Work request - Which lines of the entries below contain the string "individual"? Copy each one.
Content starts
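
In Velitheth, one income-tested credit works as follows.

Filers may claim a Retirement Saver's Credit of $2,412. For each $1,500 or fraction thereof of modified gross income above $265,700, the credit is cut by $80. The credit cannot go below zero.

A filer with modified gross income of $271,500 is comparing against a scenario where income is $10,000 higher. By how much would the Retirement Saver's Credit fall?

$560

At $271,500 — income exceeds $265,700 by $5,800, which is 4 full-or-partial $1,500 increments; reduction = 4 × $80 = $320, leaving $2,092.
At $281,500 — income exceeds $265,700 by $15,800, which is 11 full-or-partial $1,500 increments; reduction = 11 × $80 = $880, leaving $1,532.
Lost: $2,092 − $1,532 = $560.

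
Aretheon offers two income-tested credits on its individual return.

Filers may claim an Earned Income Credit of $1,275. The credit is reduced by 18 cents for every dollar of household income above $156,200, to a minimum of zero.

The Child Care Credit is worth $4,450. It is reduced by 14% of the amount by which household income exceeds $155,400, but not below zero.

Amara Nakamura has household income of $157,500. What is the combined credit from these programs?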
Content ends
Content starts
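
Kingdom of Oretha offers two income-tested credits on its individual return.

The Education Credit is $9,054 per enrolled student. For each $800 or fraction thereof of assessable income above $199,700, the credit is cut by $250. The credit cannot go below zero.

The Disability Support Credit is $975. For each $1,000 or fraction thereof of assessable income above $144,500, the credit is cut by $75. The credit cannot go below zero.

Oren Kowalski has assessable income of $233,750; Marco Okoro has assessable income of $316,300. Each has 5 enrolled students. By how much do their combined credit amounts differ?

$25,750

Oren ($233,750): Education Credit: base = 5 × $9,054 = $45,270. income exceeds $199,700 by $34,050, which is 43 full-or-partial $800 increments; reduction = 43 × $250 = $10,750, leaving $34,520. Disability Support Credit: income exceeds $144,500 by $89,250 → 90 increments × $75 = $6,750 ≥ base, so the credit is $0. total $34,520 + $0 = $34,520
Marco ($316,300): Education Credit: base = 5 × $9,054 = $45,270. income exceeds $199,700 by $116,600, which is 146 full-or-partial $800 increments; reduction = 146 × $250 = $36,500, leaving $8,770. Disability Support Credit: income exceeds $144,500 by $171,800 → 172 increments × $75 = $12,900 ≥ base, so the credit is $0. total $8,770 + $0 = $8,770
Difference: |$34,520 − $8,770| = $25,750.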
Content ends
Expected answer -
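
Aretheon offers two income-tested credits on its individual return.
Kingdom of Oretha offers two income-tested credits on its individual return.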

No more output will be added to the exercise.